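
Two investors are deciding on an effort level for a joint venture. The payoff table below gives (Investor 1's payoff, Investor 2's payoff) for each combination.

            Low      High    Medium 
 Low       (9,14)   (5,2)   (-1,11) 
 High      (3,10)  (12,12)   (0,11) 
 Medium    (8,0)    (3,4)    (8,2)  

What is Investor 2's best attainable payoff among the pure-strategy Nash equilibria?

Both Low is a pure NE (Investor 1: 9 ≥ 8; Investor 2: 14 ≥ 11). Investor 2 gets 14.
Both High is a pure NE (Investor 1: 12 ≥ 5; Investor 2: 12 ≥ 11). Investor 2 gets 12.
Every other cell has a profitable deviation for at least one player. Highest of {14, 12} is 14.

14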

_ _ _ _ _

### PROBLEM TO SOLVE
Every single record must be transcribed exactly as it stands.

### REPLY
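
Two investors are deciding on an effort level for a joint venture. The payoff table below gives (Investor 1's payoff, Investor 2's payoff) for each combination.

            Low      High    Medium 
 Low       (9,14)   (5,2)   (-1,11) 
 High      (3,10)  (12,12)   (0,11) 
 Medium    (8,0)    (3,4)    (8,2)  

What is Investor 2's best attainable payoff among the pure-strategy Nash equilibria?

Both Low is a pure NE (Investor 1: 9 ≥ 8; Investor 2: 14 ≥ 11). Investor 2 gets 14.
Both High is a pure NE (Investor 1: 12 ≥ 5; Investor 2: 12 ≥ 11). Investor 2 gets 12.
Every other cell has a profitable deviation for at least one player. Highest of {14, 12} is 14.

14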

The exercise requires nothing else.